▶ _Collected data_
● ● ● ●
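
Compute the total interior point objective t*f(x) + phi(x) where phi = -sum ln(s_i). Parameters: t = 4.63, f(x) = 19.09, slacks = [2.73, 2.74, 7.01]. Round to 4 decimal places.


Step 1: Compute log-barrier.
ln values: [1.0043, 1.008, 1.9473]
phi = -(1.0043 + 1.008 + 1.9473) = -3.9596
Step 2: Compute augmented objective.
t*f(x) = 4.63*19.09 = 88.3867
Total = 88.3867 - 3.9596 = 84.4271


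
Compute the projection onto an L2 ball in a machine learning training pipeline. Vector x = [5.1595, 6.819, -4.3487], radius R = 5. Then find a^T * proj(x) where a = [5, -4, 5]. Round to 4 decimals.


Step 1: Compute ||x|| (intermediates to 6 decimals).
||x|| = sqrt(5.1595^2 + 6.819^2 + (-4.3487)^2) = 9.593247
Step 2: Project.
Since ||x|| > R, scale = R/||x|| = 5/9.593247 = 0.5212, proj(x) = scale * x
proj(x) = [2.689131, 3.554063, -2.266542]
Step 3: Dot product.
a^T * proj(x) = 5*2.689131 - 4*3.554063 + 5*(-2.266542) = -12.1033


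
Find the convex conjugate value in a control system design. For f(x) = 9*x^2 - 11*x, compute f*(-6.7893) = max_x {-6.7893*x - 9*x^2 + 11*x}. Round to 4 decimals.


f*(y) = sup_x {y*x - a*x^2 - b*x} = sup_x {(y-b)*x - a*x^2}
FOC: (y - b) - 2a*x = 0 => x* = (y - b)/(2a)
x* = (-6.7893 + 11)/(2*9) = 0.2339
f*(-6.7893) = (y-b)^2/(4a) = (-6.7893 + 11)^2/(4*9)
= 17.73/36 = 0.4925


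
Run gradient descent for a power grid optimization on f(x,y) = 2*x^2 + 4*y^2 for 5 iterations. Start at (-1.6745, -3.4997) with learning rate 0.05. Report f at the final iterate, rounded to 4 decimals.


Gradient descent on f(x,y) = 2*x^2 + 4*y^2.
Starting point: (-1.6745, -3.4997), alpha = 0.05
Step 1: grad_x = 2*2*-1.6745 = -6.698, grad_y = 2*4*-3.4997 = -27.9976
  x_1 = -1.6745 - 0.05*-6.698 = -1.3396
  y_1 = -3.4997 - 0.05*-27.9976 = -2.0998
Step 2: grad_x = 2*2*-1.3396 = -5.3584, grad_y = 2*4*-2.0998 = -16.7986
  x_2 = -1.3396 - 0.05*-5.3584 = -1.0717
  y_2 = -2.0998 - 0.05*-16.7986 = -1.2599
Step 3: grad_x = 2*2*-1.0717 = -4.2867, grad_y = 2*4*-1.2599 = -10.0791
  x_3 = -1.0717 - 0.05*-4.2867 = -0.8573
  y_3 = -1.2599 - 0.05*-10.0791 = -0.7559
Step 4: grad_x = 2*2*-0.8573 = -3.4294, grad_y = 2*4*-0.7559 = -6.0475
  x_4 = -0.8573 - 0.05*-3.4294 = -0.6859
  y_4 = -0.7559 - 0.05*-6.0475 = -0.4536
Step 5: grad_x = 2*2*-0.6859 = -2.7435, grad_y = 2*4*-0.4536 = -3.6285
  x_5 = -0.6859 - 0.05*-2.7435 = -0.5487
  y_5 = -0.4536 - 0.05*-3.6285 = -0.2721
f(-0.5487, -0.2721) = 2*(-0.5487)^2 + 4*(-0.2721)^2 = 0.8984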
● ● ● ●
▶ _TASK OBJECTIVE_
Return all of the entries above exactly as they stand.

▶ _ANSWER SECTION_
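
Compute the total interior point objective t*f(x) + phi(x) where phi = -sum ln(s_i). Parameters: t = 4.63, f(x) = 19.09, slacks = [2.73, 2.74, 7.01]. Round to 4 decimal places.


Step 1: Compute log-barrier.
ln values: [1.0043, 1.008, 1.9473]
phi = -(1.0043 + 1.008 + 1.9473) = -3.9596
Step 2: Compute augmented objective.
t*f(x) = 4.63*19.09 = 88.3867
Total = 88.3867 - 3.9596 = 84.4271


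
Compute the projection onto an L2 ball in a machine learning training pipeline. Vector x = [5.1595, 6.819, -4.3487], radius R = 5. Then find a^T * proj(x) where a = [5, -4, 5]. Round to 4 decimals.


Step 1: Compute ||x|| (intermediates to 6 decimals).
||x|| = sqrt(5.1595^2 + 6.819^2 + (-4.3487)^2) = 9.593247
Step 2: Project.
Since ||x|| > R, scale = R/||x|| = 5/9.593247 = 0.5212, proj(x) = scale * x
proj(x) = [2.689131, 3.554063, -2.266542]
Step 3: Dot product.
a^T * proj(x) = 5*2.689131 - 4*3.554063 + 5*(-2.266542) = -12.1033


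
Find the convex conjugate value in a control system design. For f(x) = 9*x^2 - 11*x, compute f*(-6.7893) = max_x {-6.7893*x - 9*x^2 + 11*x}. Round to 4 decimals.


f*(y) = sup_x {y*x - a*x^2 - b*x} = sup_x {(y-b)*x - a*x^2}
FOC: (y - b) - 2a*x = 0 => x* = (y - b)/(2a)
x* = (-6.7893 + 11)/(2*9) = 0.2339
f*(-6.7893) = (y-b)^2/(4a) = (-6.7893 + 11)^2/(4*9)
= 17.73/36 = 0.4925


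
Run gradient descent for a power grid optimization on f(x,y) = 2*x^2 + 4*y^2 for 5 iterations. Start at (-1.6745, -3.4997) with learning rate 0.05. Report f at the final iterate, rounded to 4 decimals.


Gradient descent on f(x,y) = 2*x^2 + 4*y^2.
Starting point: (-1.6745, -3.4997), alpha = 0.05
Step 1: grad_x = 2*2*-1.6745 = -6.698, grad_y = 2*4*-3.4997 = -27.9976
  x_1 = -1.6745 - 0.05*-6.698 = -1.3396
  y_1 = -3.4997 - 0.05*-27.9976 = -2.0998
Step 2: grad_x = 2*2*-1.3396 = -5.3584, grad_y = 2*4*-2.0998 = -16.7986
  x_2 = -1.3396 - 0.05*-5.3584 = -1.0717
  y_2 = -2.0998 - 0.05*-16.7986 = -1.2599
Step 3: grad_x = 2*2*-1.0717 = -4.2867, grad_y = 2*4*-1.2599 = -10.0791
  x_3 = -1.0717 - 0.05*-4.2867 = -0.8573
  y_3 = -1.2599 - 0.05*-10.0791 = -0.7559
Step 4: grad_x = 2*2*-0.8573 = -3.4294, grad_y = 2*4*-0.7559 = -6.0475
  x_4 = -0.8573 - 0.05*-3.4294 = -0.6859
  y_4 = -0.7559 - 0.05*-6.0475 = -0.4536
Step 5: grad_x = 2*2*-0.6859 = -2.7435, grad_y = 2*4*-0.4536 = -3.6285
  x_5 = -0.6859 - 0.05*-2.7435 = -0.5487
  y_5 = -0.4536 - 0.05*-3.6285 = -0.2721
f(-0.5487, -0.2721) = 2*(-0.5487)^2 + 4*(-0.2721)^2 = 0.8984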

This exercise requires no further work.